[Entries taken from a collection]

★ ★ ★ ★ ★ ★ ★

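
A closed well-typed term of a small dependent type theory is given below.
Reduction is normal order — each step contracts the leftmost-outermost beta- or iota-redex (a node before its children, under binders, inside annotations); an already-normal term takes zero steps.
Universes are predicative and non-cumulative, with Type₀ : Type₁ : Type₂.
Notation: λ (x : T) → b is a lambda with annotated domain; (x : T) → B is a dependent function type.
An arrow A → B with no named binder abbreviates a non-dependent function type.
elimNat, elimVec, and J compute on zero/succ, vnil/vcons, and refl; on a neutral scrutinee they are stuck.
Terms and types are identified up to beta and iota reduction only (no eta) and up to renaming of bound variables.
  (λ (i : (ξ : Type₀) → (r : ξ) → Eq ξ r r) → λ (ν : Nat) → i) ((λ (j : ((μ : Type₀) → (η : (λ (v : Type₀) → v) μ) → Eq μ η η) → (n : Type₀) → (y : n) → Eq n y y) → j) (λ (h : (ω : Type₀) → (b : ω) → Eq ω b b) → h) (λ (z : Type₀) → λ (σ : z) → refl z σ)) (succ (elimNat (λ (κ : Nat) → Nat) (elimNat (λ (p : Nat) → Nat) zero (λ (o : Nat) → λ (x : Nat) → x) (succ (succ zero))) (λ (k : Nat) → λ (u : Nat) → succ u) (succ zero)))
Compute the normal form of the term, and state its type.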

★ ★ ★ ★ ★ ★ ★

What to do:
The records are given above. Copy each line in them that holds "normal".

Task output:
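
Reduction is normal order — each step contracts the leftmost-outermost beta- or iota-redex (a node before its children, under binders, inside annotations); an already-normal term takes zero steps.
Compute the normal form of the term, and state its type.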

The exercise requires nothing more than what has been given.